Lines in the records below that contain the word "Apply" must each be copied.
○ ○ ○ ○
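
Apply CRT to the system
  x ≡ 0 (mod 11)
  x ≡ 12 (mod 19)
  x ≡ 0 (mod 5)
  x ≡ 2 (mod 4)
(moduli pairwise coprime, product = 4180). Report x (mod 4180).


Product of moduli M = 11 · 19 · 5 · 4 = 4180.
Merge one congruence at a time:
  Start: x ≡ 0 (mod 11).
  Combine with x ≡ 12 (mod 19); new modulus lcm = 209.
    Write x = 0 + 11·t and substitute into x ≡ 12 (mod 19): 11·t ≡ 12 − 0 = 12 (mod 19).
    The inverse of 11 mod 19 is 7 (since 11·7 = 77 = 4·19 + 1), so t ≡ 7·12 = 84 ≡ 8 (mod 19).
    Then x = 0 + 11·8 = 88, valid modulo lcm(11, 19) = 209: x ≡ 88 (mod 209).
  Combine with x ≡ 0 (mod 5); new modulus lcm = 1045.
    Write x = 88 + 209·t and substitute into x ≡ 0 (mod 5): 209·t ≡ 0 − 88 = -88 (mod 5).
    Reduce coefficients mod 5: 4·t ≡ 2 (mod 5).
    The inverse of 4 mod 5 is 4 (since 4·4 = 16 = 3·5 + 1), so t ≡ 4·2 = 8 ≡ 3 (mod 5).
    Then x = 88 + 209·3 = 715, valid modulo lcm(209, 5) = 1045: x ≡ 715 (mod 1045).
  Combine with x ≡ 2 (mod 4); new modulus lcm = 4180.
    Write x = 715 + 1045·t and substitute into x ≡ 2 (mod 4): 1045·t ≡ 2 − 715 = -713 (mod 4).
    Reduce coefficients mod 4: 1·t ≡ 3 (mod 4).
    So t ≡ 3 (mod 4).
    Then x = 715 + 1045·3 = 3850, valid modulo lcm(1045, 4) = 4180: x ≡ 3850 (mod 4180).
Verify against each original: 3850 mod 11 = 0, 3850 mod 19 = 12, 3850 mod 5 = 0, 3850 mod 4 = 2.

x ≡ 3850 (mod 4180).


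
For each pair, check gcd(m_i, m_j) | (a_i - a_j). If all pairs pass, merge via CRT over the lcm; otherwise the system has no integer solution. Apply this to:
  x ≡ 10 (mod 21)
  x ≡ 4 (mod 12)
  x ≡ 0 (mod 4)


Moduli 21, 12, 4 are not pairwise coprime, so CRT works modulo lcm(m_i) when all pairwise compatibility conditions hold.
Pairwise compatibility: gcd(m_i, m_j) must divide a_i - a_j for every pair.
Merge one congruence at a time:
  Start: x ≡ 10 (mod 21).
  Combine with x ≡ 4 (mod 12): gcd(21, 12) = 3; 4 - 10 = -6, which IS divisible by 3, so compatible.
    Write x = 10 + 21·t and substitute into x ≡ 4 (mod 12): 21·t ≡ 4 − 10 = -6 (mod 12).
    Divide the congruence (and modulus) by g = 3: 7·t ≡ -2 (mod 4).
    Reduce coefficients mod 4: 3·t ≡ 2 (mod 4).
    The inverse of 3 mod 4 is 3 (since 3·3 = 9 = 2·4 + 1), so t ≡ 3·2 = 6 ≡ 2 (mod 4).
    Then x = 10 + 21·2 = 52, valid modulo lcm(21, 12) = 84: x ≡ 52 (mod 84).
  Combine with x ≡ 0 (mod 4): gcd(84, 4) = 4; 0 - 52 = -52, which IS divisible by 4, so compatible.
    Write x = 52 + 84·t and substitute into x ≡ 0 (mod 4): 84·t ≡ 0 − 52 = -52 (mod 4).
    Divide the congruence (and modulus) by g = 4: 21·t ≡ -13 (mod 1).
    Modulo 1 every t works; take t = 0.
    Then x = 52 + 84·0 = 52, valid modulo lcm(84, 4) = 84: x ≡ 52 (mod 84).
Verify: 52 mod 21 = 10, 52 mod 12 = 4, 52 mod 4 = 0.

x ≡ 52 (mod 84).


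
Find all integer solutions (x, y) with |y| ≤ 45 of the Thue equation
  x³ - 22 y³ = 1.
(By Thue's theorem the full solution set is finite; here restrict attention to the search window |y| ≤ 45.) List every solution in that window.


The equation is x³ - 22y³ = 1. For fixed y, x³ = 22·y³ + 1, so a solution requires the RHS to be a perfect cube.
Strategy: iterate y from -45 to 45, compute RHS = 22·y³ + 1, and check whether it is a (positive or negative) perfect cube.
Check small values of y:
  y = 0: RHS = 1 = (1)³ ⇒ x = 1 works.
  y = 1: RHS = 23 is not a perfect cube.
  y = -1: RHS = -21 is not a perfect cube.
  y = 2: RHS = 177 is not a perfect cube.
  y = -2: RHS = -175 is not a perfect cube.
  y = 3: RHS = 595 is not a perfect cube.
  y = -3: RHS = -593 is not a perfect cube.
Continuing the search up to |y| = 45 finds no further solutions beyond those listed.
Collected solutions: (1, 0).

Solutions (with |y| ≤ 45): (1, 0).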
○ ○ ○ ○
Response
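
Apply CRT to the system
For each pair, check gcd(m_i, m_j) | (a_i - a_j). If all pairs pass, merge via CRT over the lcm; otherwise the system has no integer solution. Apply this to: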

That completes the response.